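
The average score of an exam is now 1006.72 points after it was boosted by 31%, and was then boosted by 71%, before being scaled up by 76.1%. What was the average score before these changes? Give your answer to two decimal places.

The overall multiplier applied was 1.31 × 1.71 × 1.761 = 3.9448161.
So the original average score was 1006.72 ÷ 3.9448161 ≈ 255.20 points.

255.20 points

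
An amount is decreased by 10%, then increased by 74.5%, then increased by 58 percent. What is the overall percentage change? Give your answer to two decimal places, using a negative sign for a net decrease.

148.14%

A 10% decrease multiplies by 0.9.
Then a 74.5% increase: 0.9 × 1.745 = 1.5705.
Then a 58% increase: 1.5705 × 1.58 = 2.48139.
Overall factor 2.48139, i.e. 148.14%.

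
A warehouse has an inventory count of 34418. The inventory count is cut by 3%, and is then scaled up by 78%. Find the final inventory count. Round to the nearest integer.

59426

3% decrease: 34418 × 0.97 = 33385.46.
Apply the 78% increase: 33385.46 × 1.78 = 59426.1188 ≈ 59426.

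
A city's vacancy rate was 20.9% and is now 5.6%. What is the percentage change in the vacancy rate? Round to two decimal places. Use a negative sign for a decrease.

-73.21%

The change is 5.6 − 20.9 = -15.3 percentage points.
Relative to the original 20.9%, that is -15.3 ÷ 20.9 ≈ -73.21%.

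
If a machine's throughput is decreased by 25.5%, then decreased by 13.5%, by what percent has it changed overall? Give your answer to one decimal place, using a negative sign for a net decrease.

The combined multiplier is 0.745 × 0.865 = 0.644425.
That corresponds to a decrease of 35.6%.

-35.6%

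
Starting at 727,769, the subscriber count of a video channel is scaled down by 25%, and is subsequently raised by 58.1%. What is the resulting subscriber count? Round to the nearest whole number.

Each change multiplies by a factor: 0.75 × 1.581 = 1.18575.
727,769 × 1.18575 = 862952.09175 ≈ 862,952.

862,952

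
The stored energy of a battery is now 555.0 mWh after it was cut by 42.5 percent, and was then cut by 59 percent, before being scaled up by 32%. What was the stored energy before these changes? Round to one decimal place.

1783.5 mWh

The overall multiplier applied was 0.575 × 0.41 × 1.32 = 0.31119.
So the original stored energy was 555.0 ÷ 0.31119 ≈ 1783.5 mWh.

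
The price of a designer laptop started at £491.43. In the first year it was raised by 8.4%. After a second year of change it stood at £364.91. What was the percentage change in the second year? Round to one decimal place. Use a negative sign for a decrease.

After the first year: £491.43 × 1.084 = £532.71012.
Second-year multiplier: £364.91 ÷ £532.71012 ≈ 0.68501.
That is a change of -31.5%.

-31.5%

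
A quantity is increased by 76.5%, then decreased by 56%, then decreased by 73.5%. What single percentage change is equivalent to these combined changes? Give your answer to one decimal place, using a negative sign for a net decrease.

-79.4%

The combined multiplier is 1.765 × 0.44 × 0.265 = 0.205799.
That corresponds to a decrease of 79.4%.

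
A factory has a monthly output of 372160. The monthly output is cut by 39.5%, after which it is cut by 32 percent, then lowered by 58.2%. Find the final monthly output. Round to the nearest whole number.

63999

39.5% decrease: 372160 × 0.605 = 225156.8.
32% decrease: 225156.8 × 0.68 = 153106.624.
Apply the 58.2% decrease: 153106.624 × 0.418 = 63998.568832 ≈ 63999.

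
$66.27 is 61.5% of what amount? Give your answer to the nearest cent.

$107.76

$66.27 ÷ 0.615 ≈ $107.76.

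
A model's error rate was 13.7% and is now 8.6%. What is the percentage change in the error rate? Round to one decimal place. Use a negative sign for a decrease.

-37.2%

The change is 8.6 − 13.7 = -5.1 percentage points.
Relative to the original 13.7%, that is -5.1 ÷ 13.7 ≈ -37.2%.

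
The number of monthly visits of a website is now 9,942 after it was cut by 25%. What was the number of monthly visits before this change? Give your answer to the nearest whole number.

13,256

The overall multiplier applied was 0.75.
So the original number of monthly visits was 9,942 ÷ 0.75 = 13,256.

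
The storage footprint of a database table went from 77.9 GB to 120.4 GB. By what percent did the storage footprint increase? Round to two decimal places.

Change: 120.4 − 77.9 = 42.5.
Relative to the original: 42.5 ÷ 77.9 ≈ 54.56%.
So the storage footprint increased by 54.56%.

54.56%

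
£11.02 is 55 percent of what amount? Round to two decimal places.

£11.02 ÷ 0.55 ≈ £20.04.

£20.04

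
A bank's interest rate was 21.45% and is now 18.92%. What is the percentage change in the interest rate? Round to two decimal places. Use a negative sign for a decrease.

-11.79%

The change is 18.92 − 21.45 = -2.53 percentage points.
Relative to the original 21.45%, that is -2.53 ÷ 21.45 ≈ -11.79%.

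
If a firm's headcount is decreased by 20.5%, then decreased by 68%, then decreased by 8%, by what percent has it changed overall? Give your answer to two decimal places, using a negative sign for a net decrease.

The combined multiplier is 0.795 × 0.32 × 0.92 = 0.234048.
That corresponds to a decrease of 76.60%.

-76.60%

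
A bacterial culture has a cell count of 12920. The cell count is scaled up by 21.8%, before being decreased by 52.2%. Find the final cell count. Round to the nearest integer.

Each change multiplies by a factor: 1.218 × 0.478 = 0.582204.
12920 × 0.582204 = 7522.07568 ≈ 7522.

7522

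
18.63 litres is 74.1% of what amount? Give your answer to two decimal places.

18.63 litres ÷ 0.741 ≈ 25.14 litres.

25.14 litres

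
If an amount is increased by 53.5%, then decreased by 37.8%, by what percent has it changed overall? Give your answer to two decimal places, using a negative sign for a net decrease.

-4.52%

The combined multiplier is 1.535 × 0.622 = 0.95477.
That corresponds to a decrease of 4.52%.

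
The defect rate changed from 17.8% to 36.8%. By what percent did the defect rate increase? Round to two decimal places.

The change is 36.8 − 17.8 = 19.0 percentage points.
Relative to the original 17.8%, that is 19.0 ÷ 17.8 ≈ 106.74%.
So the defect rate rose by 106.74%.

106.74%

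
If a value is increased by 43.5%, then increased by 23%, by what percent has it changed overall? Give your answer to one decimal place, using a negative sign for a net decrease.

76.5%

A 43.5% increase multiplies by 1.435.
Then a 23% increase: 1.435 × 1.23 = 1.76505.
Overall factor 1.76505, i.e. 76.5%.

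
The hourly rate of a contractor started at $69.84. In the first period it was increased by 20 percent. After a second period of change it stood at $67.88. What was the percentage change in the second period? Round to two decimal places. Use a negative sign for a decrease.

-19.01%

After the first period: $69.84 × 1.2 = $83.808.
Second-period multiplier: $67.88 ÷ $83.808 ≈ 0.809947.
That is a change of -19.01%.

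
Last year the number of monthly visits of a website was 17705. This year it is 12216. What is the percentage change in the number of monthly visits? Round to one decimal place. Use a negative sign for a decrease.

-31.0%

Change: 12216 − 17705 = -5489.
Relative to the original: -5489 ÷ 17705 ≈ -31.0%.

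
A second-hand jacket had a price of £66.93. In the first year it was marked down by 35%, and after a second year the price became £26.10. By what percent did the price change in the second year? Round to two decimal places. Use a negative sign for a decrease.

-40.01%

After the first year: £66.93 × 0.65 = £43.5045.
Second-year multiplier: £26.10 ÷ £43.5045 ≈ 0.599938.
That is a change of -40.01%.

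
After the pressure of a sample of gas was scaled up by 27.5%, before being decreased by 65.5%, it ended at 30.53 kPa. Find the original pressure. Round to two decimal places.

69.41 kPa

Undoing the 65.5% decrease: 30.53 ÷ 0.345 ≈ 88.492754.
Undoing the 27.5% increase: 88.492754 ÷ 1.275 ≈ 69.41 kPa.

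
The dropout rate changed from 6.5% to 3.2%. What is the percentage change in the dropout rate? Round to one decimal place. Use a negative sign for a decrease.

The change is 3.2 − 6.5 = -3.3 percentage points.
Relative to the original 6.5%, that is -3.3 ÷ 6.5 ≈ -50.8%.

-50.8%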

────────────────────

Activity: Could you retype every record above exactly as given?

Written response:
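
The average score of an exam is now 1006.72 points after it was boosted by 31%, and was then boosted by 71%, before being scaled up by 76.1%. What was the average score before these changes? Give your answer to two decimal places.

The overall multiplier applied was 1.31 × 1.71 × 1.761 = 3.9448161.
So the original average score was 1006.72 ÷ 3.9448161 ≈ 255.20 points.

255.20 points

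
An amount is decreased by 10%, then increased by 74.5%, then increased by 58 percent. What is the overall percentage change? Give your answer to two decimal places, using a negative sign for a net decrease.

148.14%

A 10% decrease multiplies by 0.9.
Then a 74.5% increase: 0.9 × 1.745 = 1.5705.
Then a 58% increase: 1.5705 × 1.58 = 2.48139.
Overall factor 2.48139, i.e. 148.14%.

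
A warehouse has an inventory count of 34418. The inventory count is cut by 3%, and is then scaled up by 78%. Find the final inventory count. Round to the nearest integer.

59426

3% decrease: 34418 × 0.97 = 33385.46.
Apply the 78% increase: 33385.46 × 1.78 = 59426.1188 ≈ 59426.

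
A city's vacancy rate was 20.9% and is now 5.6%. What is the percentage change in the vacancy rate? Round to two decimal places. Use a negative sign for a decrease.

-73.21%

The change is 5.6 − 20.9 = -15.3 percentage points.
Relative to the original 20.9%, that is -15.3 ÷ 20.9 ≈ -73.21%.

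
If a machine's throughput is decreased by 25.5%, then decreased by 13.5%, by what percent has it changed overall? Give your answer to one decimal place, using a negative sign for a net decrease.

The combined multiplier is 0.745 × 0.865 = 0.644425.
That corresponds to a decrease of 35.6%.

-35.6%

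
Starting at 727,769, the subscriber count of a video channel is scaled down by 25%, and is subsequently raised by 58.1%. What is the resulting subscriber count? Round to the nearest whole number.

Each change multiplies by a factor: 0.75 × 1.581 = 1.18575.
727,769 × 1.18575 = 862952.09175 ≈ 862,952.

862,952

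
The stored energy of a battery is now 555.0 mWh after it was cut by 42.5 percent, and was then cut by 59 percent, before being scaled up by 32%. What was the stored energy before these changes? Round to one decimal place.

1783.5 mWh

The overall multiplier applied was 0.575 × 0.41 × 1.32 = 0.31119.
So the original stored energy was 555.0 ÷ 0.31119 ≈ 1783.5 mWh.

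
The price of a designer laptop started at £491.43. In the first year it was raised by 8.4%. After a second year of change it stood at £364.91. What was the percentage change in the second year? Round to one decimal place. Use a negative sign for a decrease.

After the first year: £491.43 × 1.084 = £532.71012.
Second-year multiplier: £364.91 ÷ £532.71012 ≈ 0.68501.
That is a change of -31.5%.

-31.5%

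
A quantity is increased by 76.5%, then decreased by 56%, then decreased by 73.5%. What single percentage change is equivalent to these combined changes? Give your answer to one decimal place, using a negative sign for a net decrease.

-79.4%

The combined multiplier is 1.765 × 0.44 × 0.265 = 0.205799.
That corresponds to a decrease of 79.4%.

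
A factory has a monthly output of 372160. The monthly output is cut by 39.5%, after which it is cut by 32 percent, then lowered by 58.2%. Find the final monthly output. Round to the nearest whole number.

63999

39.5% decrease: 372160 × 0.605 = 225156.8.
32% decrease: 225156.8 × 0.68 = 153106.624.
Apply the 58.2% decrease: 153106.624 × 0.418 = 63998.568832 ≈ 63999.

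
$66.27 is 61.5% of what amount? Give your answer to the nearest cent.

$107.76

$66.27 ÷ 0.615 ≈ $107.76.

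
A model's error rate was 13.7% and is now 8.6%. What is the percentage change in the error rate? Round to one decimal place. Use a negative sign for a decrease.

-37.2%

The change is 8.6 − 13.7 = -5.1 percentage points.
Relative to the original 13.7%, that is -5.1 ÷ 13.7 ≈ -37.2%.

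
The number of monthly visits of a website is now 9,942 after it was cut by 25%. What was the number of monthly visits before this change? Give your answer to the nearest whole number.

13,256

The overall multiplier applied was 0.75.
So the original number of monthly visits was 9,942 ÷ 0.75 = 13,256.

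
The storage footprint of a database table went from 77.9 GB to 120.4 GB. By what percent did the storage footprint increase? Round to two decimal places.

Change: 120.4 − 77.9 = 42.5.
Relative to the original: 42.5 ÷ 77.9 ≈ 54.56%.
So the storage footprint increased by 54.56%.

54.56%

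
£11.02 is 55 percent of what amount? Round to two decimal places.

£11.02 ÷ 0.55 ≈ £20.04.

£20.04

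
A bank's interest rate was 21.45% and is now 18.92%. What is the percentage change in the interest rate? Round to two decimal places. Use a negative sign for a decrease.

-11.79%

The change is 18.92 − 21.45 = -2.53 percentage points.
Relative to the original 21.45%, that is -2.53 ÷ 21.45 ≈ -11.79%.

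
If a firm's headcount is decreased by 20.5%, then decreased by 68%, then decreased by 8%, by what percent has it changed overall? Give your answer to two decimal places, using a negative sign for a net decrease.

The combined multiplier is 0.795 × 0.32 × 0.92 = 0.234048.
That corresponds to a decrease of 76.60%.

-76.60%

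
A bacterial culture has a cell count of 12920. The cell count is scaled up by 21.8%, before being decreased by 52.2%. Find the final cell count. Round to the nearest integer.

Each change multiplies by a factor: 1.218 × 0.478 = 0.582204.
12920 × 0.582204 = 7522.07568 ≈ 7522.

7522

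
18.63 litres is 74.1% of what amount? Give your answer to two decimal places.

18.63 litres ÷ 0.741 ≈ 25.14 litres.

25.14 litres

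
If an amount is increased by 53.5%, then decreased by 37.8%, by what percent has it changed overall? Give your answer to two decimal places, using a negative sign for a net decrease.

-4.52%

The combined multiplier is 1.535 × 0.622 = 0.95477.
That corresponds to a decrease of 4.52%.

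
The defect rate changed from 17.8% to 36.8%. By what percent did the defect rate increase? Round to two decimal places.

The change is 36.8 − 17.8 = 19.0 percentage points.
Relative to the original 17.8%, that is 19.0 ÷ 17.8 ≈ 106.74%.
So the defect rate rose by 106.74%.

106.74%

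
If a value is increased by 43.5%, then increased by 23%, by what percent has it changed overall? Give your answer to one decimal place, using a negative sign for a net decrease.

76.5%

A 43.5% increase multiplies by 1.435.
Then a 23% increase: 1.435 × 1.23 = 1.76505.
Overall factor 1.76505, i.e. 76.5%.

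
The hourly rate of a contractor started at $69.84. In the first period it was increased by 20 percent. After a second period of change it stood at $67.88. What was the percentage change in the second period? Round to two decimal places. Use a negative sign for a decrease.

-19.01%

After the first period: $69.84 × 1.2 = $83.808.
Second-period multiplier: $67.88 ÷ $83.808 ≈ 0.809947.
That is a change of -19.01%.

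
Last year the number of monthly visits of a website was 17705. This year it is 12216. What is the percentage change in the number of monthly visits? Round to one decimal place. Use a negative sign for a decrease.

-31.0%

Change: 12216 − 17705 = -5489.
Relative to the original: -5489 ÷ 17705 ≈ -31.0%.

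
A second-hand jacket had a price of £66.93. In the first year it was marked down by 35%, and after a second year the price became £26.10. By what percent did the price change in the second year? Round to two decimal places. Use a negative sign for a decrease.

-40.01%

After the first year: £66.93 × 0.65 = £43.5045.
Second-year multiplier: £26.10 ÷ £43.5045 ≈ 0.599938.
That is a change of -40.01%.

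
After the pressure of a sample of gas was scaled up by 27.5%, before being decreased by 65.5%, it ended at 30.53 kPa. Find the original pressure. Round to two decimal places.

69.41 kPa

Undoing the 65.5% decrease: 30.53 ÷ 0.345 ≈ 88.492754.
Undoing the 27.5% increase: 88.492754 ÷ 1.275 ≈ 69.41 kPa.

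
The dropout rate changed from 6.5% to 3.2%. What is the percentage change in the dropout rate? Round to one decimal place. Use a negative sign for a decrease.

The change is 3.2 − 6.5 = -3.3 percentage points.
Relative to the original 6.5%, that is -3.3 ÷ 6.5 ≈ -50.8%.

-50.8%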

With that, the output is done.